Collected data
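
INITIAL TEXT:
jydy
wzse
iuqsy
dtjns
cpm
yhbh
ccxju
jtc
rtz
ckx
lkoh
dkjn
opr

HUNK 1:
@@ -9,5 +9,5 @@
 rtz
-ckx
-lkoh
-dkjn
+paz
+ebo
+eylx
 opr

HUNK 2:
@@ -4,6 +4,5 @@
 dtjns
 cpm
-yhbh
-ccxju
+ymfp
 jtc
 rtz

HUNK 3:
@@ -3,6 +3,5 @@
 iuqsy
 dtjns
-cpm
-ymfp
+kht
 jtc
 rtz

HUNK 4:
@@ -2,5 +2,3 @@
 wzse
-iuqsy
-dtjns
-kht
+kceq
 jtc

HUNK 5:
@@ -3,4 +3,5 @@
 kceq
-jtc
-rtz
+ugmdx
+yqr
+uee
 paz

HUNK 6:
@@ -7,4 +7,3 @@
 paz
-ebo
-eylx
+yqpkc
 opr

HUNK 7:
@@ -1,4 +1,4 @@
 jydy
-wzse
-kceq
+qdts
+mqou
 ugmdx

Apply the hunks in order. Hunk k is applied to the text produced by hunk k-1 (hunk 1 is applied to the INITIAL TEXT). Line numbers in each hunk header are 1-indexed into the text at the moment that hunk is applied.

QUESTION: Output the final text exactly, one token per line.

Answer: jydy
qdts
mqou
ugmdx
yqr
uee
paz
yqpkc
opr

Derivation:
Hunk 1: at line 9 remove [ckx,lkoh,dkjn] add [paz,ebo,eylx] -> 13 lines: jydy wzse iuqsy dtjns cpm yhbh ccxju jtc rtz paz ebo eylx opr
Hunk 2: at line 4 remove [yhbh,ccxju] add [ymfp] -> 12 lines: jydy wzse iuqsy dtjns cpm ymfp jtc rtz paz ebo eylx opr
Hunk 3: at line 3 remove [cpm,ymfp] add [kht] -> 11 lines: jydy wzse iuqsy dtjns kht jtc rtz paz ebo eylx opr
Hunk 4: at line 2 remove [iuqsy,dtjns,kht] add [kceq] -> 9 lines: jydy wzse kceq jtc rtz paz ebo eylx opr
Hunk 5: at line 3 remove [jtc,rtz] add [ugmdx,yqr,uee] -> 10 lines: jydy wzse kceq ugmdx yqr uee paz ebo eylx opr
Hunk 6: at line 7 remove [ebo,eylx] add [yqpkc] -> 9 lines: jydy wzse kceq ugmdx yqr uee paz yqpkc opr
Hunk 7: at line 1 remove [wzse,kceq] add [qdts,mqou] -> 9 lines: jydy qdts mqou ugmdx yqr uee paz yqpkc opr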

Problem> Return, from the data above, each line in which the string "INITIAL" appears.

Answer to this task>
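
INITIAL TEXT:
Apply the hunks in order. Hunk k is applied to the text produced by hunk k-1 (hunk 1 is applied to the INITIAL TEXT). Line numbers in each hunk header are 1-indexed into the text at the moment that hunk is applied.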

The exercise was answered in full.